* _Stored items_:
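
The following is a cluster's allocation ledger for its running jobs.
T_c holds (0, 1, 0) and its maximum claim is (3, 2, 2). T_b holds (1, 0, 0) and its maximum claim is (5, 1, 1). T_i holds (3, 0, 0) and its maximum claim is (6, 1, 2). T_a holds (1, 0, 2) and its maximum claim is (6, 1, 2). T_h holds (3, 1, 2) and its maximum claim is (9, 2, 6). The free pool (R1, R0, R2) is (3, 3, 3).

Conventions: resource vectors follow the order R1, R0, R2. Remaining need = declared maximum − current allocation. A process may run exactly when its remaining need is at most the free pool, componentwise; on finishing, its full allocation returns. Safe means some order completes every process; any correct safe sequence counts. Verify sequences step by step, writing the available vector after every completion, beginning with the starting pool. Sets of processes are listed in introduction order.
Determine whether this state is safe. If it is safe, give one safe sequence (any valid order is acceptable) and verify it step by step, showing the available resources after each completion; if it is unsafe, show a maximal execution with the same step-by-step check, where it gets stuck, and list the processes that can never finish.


The state is SAFE; one workable sequence: T_c, T_i, T_a, T_h, T_b.
Key observation: at T_c the run first touches a limit — (3, 1, 2) against (3, 3, 3), exact on a resource it actually requests.
Walking it through:
  pool = (3, 3, 3)
  run T_c (needs (3, 1, 2), free (3, 3, 3)); after release of (0, 1, 0) the pool is (3, 4, 3)
  run T_i (needs (3, 1, 2), free (3, 4, 3)); after release of (3, 0, 0) the pool is (6, 4, 3)
  run T_a (needs (5, 1, 0), free (6, 4, 3)); after release of (1, 0, 2) the pool is (7, 4, 5)
  run T_h (needs (6, 1, 4), free (7, 4, 5)); after release of (3, 1, 2) the pool is (10, 5, 7)
  run T_b (needs (4, 1, 1), free (10, 5, 7)); after release of (1, 0, 0) the pool is (11, 5, 7)


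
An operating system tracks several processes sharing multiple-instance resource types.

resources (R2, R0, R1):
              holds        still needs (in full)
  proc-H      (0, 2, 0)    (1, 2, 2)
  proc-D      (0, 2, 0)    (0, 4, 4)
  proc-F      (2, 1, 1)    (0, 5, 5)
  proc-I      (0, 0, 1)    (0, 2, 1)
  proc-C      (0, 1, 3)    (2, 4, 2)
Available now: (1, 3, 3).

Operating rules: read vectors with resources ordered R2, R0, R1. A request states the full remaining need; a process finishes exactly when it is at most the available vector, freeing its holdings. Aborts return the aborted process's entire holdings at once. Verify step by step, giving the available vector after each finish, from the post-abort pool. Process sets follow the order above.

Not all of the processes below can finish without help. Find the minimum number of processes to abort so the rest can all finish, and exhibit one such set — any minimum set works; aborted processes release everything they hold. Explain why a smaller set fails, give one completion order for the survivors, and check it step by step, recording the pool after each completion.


Minimum abort set: proc-C.
Key observation: proc-F was stuck for good until proc-C gave back (0, 1, 3); in the order shown it finishes at step 4.
No smaller set exists: with zero aborts the deadlock remains.
One survivor order: proc-H, proc-D, proc-I, proc-F. Step-by-step check (post-abort pool first):
  pool = (1, 4, 6)
  run proc-H (needs (1, 2, 2), free (1, 4, 6)); after release of (0, 2, 0) the pool is (1, 6, 6)
  run proc-D (needs (0, 4, 4), free (1, 6, 6)); after release of (0, 2, 0) the pool is (1, 8, 6)
  run proc-I (needs (0, 2, 1), free (1, 8, 6)); after release of (0, 0, 1) the pool is (1, 8, 7)
  run proc-F (needs (0, 5, 5), free (1, 8, 7)); after release of (2, 1, 1) the pool is (3, 9, 8)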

* _What you have to do_: Every entry must appear again in the answer, exactly as written.

* _Answer box_:
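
The following is a cluster's allocation ledger for its running jobs.
T_c holds (0, 1, 0) and its maximum claim is (3, 2, 2). T_b holds (1, 0, 0) and its maximum claim is (5, 1, 1). T_i holds (3, 0, 0) and its maximum claim is (6, 1, 2). T_a holds (1, 0, 2) and its maximum claim is (6, 1, 2). T_h holds (3, 1, 2) and its maximum claim is (9, 2, 6). The free pool (R1, R0, R2) is (3, 3, 3).

Conventions: resource vectors follow the order R1, R0, R2. Remaining need = declared maximum − current allocation. A process may run exactly when its remaining need is at most the free pool, componentwise; on finishing, its full allocation returns. Safe means some order completes every process; any correct safe sequence counts. Verify sequences step by step, writing the available vector after every completion, beginning with the starting pool. Sets of processes are listed in introduction order.
Determine whether this state is safe. If it is safe, give one safe sequence (any valid order is acceptable) and verify it step by step, showing the available resources after each completion; if it is unsafe, show a maximal execution with the same step-by-step check, where it gets stuck, and list the processes that can never finish.


The state is SAFE; one workable sequence: T_c, T_i, T_a, T_h, T_b.
Key observation: at T_c the run first touches a limit — (3, 1, 2) against (3, 3, 3), exact on a resource it actually requests.
Walking it through:
  pool = (3, 3, 3)
  run T_c (needs (3, 1, 2), free (3, 3, 3)); after release of (0, 1, 0) the pool is (3, 4, 3)
  run T_i (needs (3, 1, 2), free (3, 4, 3)); after release of (3, 0, 0) the pool is (6, 4, 3)
  run T_a (needs (5, 1, 0), free (6, 4, 3)); after release of (1, 0, 2) the pool is (7, 4, 5)
  run T_h (needs (6, 1, 4), free (7, 4, 5)); after release of (3, 1, 2) the pool is (10, 5, 7)
  run T_b (needs (4, 1, 1), free (10, 5, 7)); after release of (1, 0, 0) the pool is (11, 5, 7)


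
An operating system tracks several processes sharing multiple-instance resource types.

resources (R2, R0, R1):
              holds        still needs (in full)
  proc-H      (0, 2, 0)    (1, 2, 2)
  proc-D      (0, 2, 0)    (0, 4, 4)
  proc-F      (2, 1, 1)    (0, 5, 5)
  proc-I      (0, 0, 1)    (0, 2, 1)
  proc-C      (0, 1, 3)    (2, 4, 2)
Available now: (1, 3, 3).

Operating rules: read vectors with resources ordered R2, R0, R1. A request states the full remaining need; a process finishes exactly when it is at most the available vector, freeing its holdings. Aborts return the aborted process's entire holdings at once. Verify step by step, giving the available vector after each finish, from the post-abort pool. Process sets follow the order above.

Not all of the processes below can finish without help. Find the minimum number of processes to abort so the rest can all finish, and exhibit one such set — any minimum set works; aborted processes release everything they hold. Explain why a smaller set fails, give one completion order for the survivors, and check it step by step, recording the pool after each completion.


Minimum abort set: proc-C.
Key observation: proc-F was stuck for good until proc-C gave back (0, 1, 3); in the order shown it finishes at step 4.
No smaller set exists: with zero aborts the deadlock remains.
One survivor order: proc-H, proc-D, proc-I, proc-F. Step-by-step check (post-abort pool first):
  pool = (1, 4, 6)
  run proc-H (needs (1, 2, 2), free (1, 4, 6)); after release of (0, 2, 0) the pool is (1, 6, 6)
  run proc-D (needs (0, 4, 4), free (1, 6, 6)); after release of (0, 2, 0) the pool is (1, 8, 6)
  run proc-I (needs (0, 2, 1), free (1, 8, 6)); after release of (0, 0, 1) the pool is (1, 8, 7)
  run proc-F (needs (0, 5, 5), free (1, 8, 7)); after release of (2, 1, 1) the pool is (3, 9, 8)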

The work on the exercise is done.